Start of Block

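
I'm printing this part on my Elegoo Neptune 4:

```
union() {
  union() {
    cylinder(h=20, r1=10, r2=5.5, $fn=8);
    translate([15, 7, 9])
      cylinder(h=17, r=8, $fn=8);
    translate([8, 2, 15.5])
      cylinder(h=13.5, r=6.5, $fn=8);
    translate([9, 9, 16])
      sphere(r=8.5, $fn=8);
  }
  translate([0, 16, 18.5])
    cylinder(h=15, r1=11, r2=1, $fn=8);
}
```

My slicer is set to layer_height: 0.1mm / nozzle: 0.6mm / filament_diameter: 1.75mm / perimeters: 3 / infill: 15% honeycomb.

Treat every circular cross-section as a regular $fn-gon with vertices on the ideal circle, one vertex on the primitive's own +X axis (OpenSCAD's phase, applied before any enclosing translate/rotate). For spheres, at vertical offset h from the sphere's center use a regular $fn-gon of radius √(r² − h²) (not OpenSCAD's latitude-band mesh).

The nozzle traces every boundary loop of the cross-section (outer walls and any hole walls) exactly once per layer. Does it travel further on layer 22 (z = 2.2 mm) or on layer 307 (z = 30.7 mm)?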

End of Block
Start of Block

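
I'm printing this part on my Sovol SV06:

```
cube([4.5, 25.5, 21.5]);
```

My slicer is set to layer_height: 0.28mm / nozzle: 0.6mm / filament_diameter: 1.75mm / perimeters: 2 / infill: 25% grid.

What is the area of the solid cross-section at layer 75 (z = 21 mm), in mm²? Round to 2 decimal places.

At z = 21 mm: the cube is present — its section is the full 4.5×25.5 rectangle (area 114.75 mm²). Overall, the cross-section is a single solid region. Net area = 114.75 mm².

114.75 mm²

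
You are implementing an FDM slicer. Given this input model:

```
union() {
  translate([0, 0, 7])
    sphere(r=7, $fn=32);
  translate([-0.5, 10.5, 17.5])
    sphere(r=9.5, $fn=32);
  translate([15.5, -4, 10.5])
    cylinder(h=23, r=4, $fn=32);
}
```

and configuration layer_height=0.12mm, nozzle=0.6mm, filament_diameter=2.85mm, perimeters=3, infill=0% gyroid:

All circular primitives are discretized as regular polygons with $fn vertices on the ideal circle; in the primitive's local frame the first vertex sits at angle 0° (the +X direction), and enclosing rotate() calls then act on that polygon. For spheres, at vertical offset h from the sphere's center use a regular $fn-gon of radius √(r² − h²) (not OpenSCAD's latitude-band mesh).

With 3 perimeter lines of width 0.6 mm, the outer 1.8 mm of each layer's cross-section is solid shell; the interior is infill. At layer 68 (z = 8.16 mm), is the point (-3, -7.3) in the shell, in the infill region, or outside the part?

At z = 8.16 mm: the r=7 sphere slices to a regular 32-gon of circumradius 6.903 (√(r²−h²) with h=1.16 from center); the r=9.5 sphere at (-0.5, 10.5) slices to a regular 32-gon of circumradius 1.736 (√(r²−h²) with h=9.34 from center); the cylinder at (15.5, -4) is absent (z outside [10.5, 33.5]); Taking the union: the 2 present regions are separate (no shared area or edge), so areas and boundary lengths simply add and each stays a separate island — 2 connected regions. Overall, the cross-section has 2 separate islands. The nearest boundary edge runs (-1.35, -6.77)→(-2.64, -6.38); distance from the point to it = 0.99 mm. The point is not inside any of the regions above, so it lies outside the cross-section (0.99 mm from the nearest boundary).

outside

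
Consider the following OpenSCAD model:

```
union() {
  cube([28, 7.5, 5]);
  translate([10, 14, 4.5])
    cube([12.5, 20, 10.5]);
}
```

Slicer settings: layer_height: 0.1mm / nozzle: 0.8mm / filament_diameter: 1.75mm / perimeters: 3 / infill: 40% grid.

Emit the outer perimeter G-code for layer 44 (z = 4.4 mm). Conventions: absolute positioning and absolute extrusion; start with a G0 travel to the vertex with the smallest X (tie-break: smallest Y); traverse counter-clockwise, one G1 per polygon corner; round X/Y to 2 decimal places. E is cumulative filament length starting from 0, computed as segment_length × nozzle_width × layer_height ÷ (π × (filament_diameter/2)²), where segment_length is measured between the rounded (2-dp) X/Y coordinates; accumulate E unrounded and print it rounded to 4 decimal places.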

End of Block

→ WHAT TO DO: Beginning at the line above that contains "I'm printing this part on my Elegoo", return each line exactly through the line that contains "The nozzle traces", and no others.

→ RESPONSE TO THIS EXERCISE:
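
I'm printing this part on my Elegoo Neptune 4:

```
union() {
  union() {
    cylinder(h=20, r1=10, r2=5.5, $fn=8);
    translate([15, 7, 9])
      cylinder(h=17, r=8, $fn=8);
    translate([8, 2, 15.5])
      cylinder(h=13.5, r=6.5, $fn=8);
    translate([9, 9, 16])
      sphere(r=8.5, $fn=8);
  }
  translate([0, 16, 18.5])
    cylinder(h=15, r1=11, r2=1, $fn=8);
}
```

My slicer is set to layer_height: 0.1mm / nozzle: 0.6mm / filament_diameter: 1.75mm / perimeters: 3 / infill: 15% honeycomb.

Treat every circular cross-section as a regular $fn-gon with vertices on the ideal circle, one vertex on the primitive's own +X axis (OpenSCAD's phase, applied before any enclosing translate/rotate). For spheres, at vertical offset h from the sphere's center use a regular $fn-gon of radius √(r² − h²) (not OpenSCAD's latitude-band mesh).

The nozzle traces every boundary loop of the cross-section (outer walls and any hole walls) exactly once per layer. Does it travel further on layer 22 (z = 2.2 mm) or on layer 307 (z = 30.7 mm)?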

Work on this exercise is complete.